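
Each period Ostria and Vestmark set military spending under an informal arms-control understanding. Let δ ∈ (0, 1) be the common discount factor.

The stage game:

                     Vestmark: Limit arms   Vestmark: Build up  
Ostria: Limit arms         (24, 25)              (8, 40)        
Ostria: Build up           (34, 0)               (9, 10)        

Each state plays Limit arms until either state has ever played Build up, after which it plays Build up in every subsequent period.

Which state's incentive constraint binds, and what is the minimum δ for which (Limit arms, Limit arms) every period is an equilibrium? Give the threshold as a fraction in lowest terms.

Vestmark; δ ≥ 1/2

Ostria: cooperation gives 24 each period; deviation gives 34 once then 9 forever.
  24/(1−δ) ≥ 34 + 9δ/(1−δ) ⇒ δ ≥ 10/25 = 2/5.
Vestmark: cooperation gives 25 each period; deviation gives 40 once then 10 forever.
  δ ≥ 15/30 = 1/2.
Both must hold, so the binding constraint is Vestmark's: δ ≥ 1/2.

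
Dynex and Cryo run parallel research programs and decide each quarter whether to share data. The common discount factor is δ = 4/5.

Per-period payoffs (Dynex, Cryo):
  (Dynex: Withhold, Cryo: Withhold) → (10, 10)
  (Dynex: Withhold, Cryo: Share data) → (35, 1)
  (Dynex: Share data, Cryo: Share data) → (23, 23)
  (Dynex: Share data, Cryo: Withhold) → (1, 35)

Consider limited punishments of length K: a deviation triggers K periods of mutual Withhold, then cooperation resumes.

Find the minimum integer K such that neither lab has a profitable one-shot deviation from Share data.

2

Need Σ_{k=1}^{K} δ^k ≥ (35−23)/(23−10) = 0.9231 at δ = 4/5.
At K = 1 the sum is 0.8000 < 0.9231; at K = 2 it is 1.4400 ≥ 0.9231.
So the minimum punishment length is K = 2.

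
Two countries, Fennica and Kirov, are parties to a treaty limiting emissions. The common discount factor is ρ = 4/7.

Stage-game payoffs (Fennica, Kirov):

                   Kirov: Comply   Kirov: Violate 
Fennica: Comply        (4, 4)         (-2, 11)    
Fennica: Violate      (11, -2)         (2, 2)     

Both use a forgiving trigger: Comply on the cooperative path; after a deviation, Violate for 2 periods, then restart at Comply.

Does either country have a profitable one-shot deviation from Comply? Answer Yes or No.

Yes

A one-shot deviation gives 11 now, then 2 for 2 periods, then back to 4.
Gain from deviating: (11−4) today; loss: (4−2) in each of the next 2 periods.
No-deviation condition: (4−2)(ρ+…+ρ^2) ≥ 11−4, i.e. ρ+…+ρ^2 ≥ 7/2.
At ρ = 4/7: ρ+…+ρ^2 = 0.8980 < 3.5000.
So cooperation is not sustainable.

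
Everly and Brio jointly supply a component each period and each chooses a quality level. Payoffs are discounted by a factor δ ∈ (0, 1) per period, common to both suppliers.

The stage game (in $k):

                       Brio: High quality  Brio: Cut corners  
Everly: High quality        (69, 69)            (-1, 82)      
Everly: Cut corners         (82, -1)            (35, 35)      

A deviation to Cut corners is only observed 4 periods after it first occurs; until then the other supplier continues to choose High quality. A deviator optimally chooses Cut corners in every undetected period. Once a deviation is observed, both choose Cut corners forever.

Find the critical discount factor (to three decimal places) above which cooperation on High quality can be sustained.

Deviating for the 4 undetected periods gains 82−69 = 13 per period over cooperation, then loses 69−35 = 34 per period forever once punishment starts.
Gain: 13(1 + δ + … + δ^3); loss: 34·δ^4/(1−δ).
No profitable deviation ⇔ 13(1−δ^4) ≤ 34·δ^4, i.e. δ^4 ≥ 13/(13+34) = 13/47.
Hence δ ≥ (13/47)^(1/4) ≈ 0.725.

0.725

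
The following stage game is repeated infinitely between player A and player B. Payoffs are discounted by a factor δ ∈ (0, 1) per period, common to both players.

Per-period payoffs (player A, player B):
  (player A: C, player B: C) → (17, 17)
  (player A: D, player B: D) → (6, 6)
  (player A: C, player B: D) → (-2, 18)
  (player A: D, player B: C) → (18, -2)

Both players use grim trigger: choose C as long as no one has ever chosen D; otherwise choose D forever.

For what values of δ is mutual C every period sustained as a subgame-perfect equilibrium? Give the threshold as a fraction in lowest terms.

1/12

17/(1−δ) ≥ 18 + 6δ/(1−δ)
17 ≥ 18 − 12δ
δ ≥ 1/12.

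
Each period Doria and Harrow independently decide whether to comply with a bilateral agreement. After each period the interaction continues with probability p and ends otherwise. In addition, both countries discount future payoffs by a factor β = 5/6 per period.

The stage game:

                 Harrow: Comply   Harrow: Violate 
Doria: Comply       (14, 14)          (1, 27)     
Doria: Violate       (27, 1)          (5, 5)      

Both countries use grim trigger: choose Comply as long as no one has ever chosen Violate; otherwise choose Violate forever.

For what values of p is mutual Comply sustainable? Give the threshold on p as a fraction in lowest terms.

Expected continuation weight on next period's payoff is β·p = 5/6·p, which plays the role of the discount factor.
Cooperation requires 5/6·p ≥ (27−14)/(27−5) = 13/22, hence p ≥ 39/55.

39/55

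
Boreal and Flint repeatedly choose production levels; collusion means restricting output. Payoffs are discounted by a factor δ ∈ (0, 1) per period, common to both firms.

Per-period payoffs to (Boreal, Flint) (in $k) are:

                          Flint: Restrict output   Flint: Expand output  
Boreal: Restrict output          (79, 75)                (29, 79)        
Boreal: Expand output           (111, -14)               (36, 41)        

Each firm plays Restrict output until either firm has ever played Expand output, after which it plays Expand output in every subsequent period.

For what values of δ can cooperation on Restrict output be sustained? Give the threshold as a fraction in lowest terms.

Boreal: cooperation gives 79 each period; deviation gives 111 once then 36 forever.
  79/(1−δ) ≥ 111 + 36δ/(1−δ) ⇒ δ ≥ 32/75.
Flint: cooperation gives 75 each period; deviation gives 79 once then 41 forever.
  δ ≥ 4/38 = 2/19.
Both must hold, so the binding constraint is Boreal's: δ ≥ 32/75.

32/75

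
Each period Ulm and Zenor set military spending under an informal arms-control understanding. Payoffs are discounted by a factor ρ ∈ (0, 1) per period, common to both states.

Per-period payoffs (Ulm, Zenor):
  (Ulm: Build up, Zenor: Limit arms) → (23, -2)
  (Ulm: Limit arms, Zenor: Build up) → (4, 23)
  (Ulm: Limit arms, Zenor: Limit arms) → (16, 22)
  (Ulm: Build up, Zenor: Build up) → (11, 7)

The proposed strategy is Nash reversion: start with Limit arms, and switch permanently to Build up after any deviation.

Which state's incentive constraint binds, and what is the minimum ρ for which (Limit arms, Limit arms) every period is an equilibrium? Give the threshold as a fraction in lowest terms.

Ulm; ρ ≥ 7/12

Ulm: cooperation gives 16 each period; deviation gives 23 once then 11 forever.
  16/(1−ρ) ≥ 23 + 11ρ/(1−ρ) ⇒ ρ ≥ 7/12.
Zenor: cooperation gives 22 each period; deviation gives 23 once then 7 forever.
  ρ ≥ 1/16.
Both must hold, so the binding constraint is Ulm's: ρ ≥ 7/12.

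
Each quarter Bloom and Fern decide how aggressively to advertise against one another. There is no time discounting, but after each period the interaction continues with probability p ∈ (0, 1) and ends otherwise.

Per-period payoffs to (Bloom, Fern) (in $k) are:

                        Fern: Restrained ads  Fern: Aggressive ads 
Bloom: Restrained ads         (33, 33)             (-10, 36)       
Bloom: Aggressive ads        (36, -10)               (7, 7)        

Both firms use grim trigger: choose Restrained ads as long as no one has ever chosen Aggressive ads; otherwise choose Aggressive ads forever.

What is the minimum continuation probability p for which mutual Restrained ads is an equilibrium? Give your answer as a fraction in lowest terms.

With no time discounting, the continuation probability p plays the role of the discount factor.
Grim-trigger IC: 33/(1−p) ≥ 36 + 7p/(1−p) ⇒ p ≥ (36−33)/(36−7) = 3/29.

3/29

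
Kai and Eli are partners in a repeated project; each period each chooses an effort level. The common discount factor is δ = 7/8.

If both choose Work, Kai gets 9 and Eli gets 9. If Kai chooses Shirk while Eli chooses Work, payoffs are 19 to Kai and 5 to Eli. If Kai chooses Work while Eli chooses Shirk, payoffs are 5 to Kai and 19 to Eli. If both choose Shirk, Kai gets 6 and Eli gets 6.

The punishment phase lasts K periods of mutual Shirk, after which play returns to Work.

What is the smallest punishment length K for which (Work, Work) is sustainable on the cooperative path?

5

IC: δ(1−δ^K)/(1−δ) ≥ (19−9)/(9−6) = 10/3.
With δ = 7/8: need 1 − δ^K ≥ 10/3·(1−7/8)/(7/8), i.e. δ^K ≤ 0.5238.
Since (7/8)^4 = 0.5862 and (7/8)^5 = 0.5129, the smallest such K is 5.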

◆ ◆ ◆ ◆ ◆ ◆ ◆

● **What to produce**: Count each line of the entries that holds the word "players", then state the total and nothing more.

● **Answer**: 2